### About this task
How many lines in the listing include the string "Support"? Reply with the number alone.

### Dataset

□ □ □

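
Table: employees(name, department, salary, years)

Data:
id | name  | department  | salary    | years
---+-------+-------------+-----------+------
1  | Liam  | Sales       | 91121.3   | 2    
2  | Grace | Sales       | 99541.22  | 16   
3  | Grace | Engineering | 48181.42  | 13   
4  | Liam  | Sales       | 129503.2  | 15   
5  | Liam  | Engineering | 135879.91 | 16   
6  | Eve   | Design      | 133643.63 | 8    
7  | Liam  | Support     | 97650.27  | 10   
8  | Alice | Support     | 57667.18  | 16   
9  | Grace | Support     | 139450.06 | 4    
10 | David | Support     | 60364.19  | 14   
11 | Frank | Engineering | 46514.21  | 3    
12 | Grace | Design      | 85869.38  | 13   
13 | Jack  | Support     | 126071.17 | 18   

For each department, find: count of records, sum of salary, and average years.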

□ □ □

### Response to the task
5